▸ **ACTIVITY**:
Which lines in the listing below contain "marble"? Copy each of them.
□ □ □
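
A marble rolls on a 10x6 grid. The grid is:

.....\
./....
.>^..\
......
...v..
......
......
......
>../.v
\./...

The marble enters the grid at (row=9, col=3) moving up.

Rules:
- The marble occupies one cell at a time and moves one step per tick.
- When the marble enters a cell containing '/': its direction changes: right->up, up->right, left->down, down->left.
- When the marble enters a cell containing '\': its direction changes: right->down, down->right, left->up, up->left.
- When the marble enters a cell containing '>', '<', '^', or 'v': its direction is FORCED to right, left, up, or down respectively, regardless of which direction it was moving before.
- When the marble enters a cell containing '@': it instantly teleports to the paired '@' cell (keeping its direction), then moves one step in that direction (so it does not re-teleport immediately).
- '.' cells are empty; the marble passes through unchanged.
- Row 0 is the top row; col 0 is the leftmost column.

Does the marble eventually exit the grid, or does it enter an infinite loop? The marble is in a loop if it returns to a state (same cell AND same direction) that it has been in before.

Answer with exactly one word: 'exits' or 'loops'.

Answer: exits

Derivation:
Step 1: enter (9,3), '.' pass, move up to (8,3)
Step 2: enter (8,3), '/' deflects up->right, move right to (8,4)
Step 3: enter (8,4), '.' pass, move right to (8,5)
Step 4: enter (8,5), 'v' forces right->down, move down to (9,5)
Step 5: enter (9,5), '.' pass, move down to (10,5)
Step 6: at (10,5) — EXIT via bottom edge, pos 5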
□ □ □
▸ **PROBLEM SOLUTION**:
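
A marble rolls on a 10x6 grid. The grid is:
The marble enters the grid at (row=9, col=3) moving up.
- The marble occupies one cell at a time and moves one step per tick.
- When the marble enters a cell containing '/': its direction changes: right->up, up->right, left->down, down->left.
- When the marble enters a cell containing '\': its direction changes: right->down, down->right, left->up, up->left.
- When the marble enters a cell containing '>', '<', '^', or 'v': its direction is FORCED to right, left, up, or down respectively, regardless of which direction it was moving before.
- When the marble enters a cell containing '@': it instantly teleports to the paired '@' cell (keeping its direction), then moves one step in that direction (so it does not re-teleport immediately).
- '.' cells are empty; the marble passes through unchanged.
Does the marble eventually exit the grid, or does it enter an infinite loop? The marble is in a loop if it returns to a state (same cell AND same direction) that it has been in before.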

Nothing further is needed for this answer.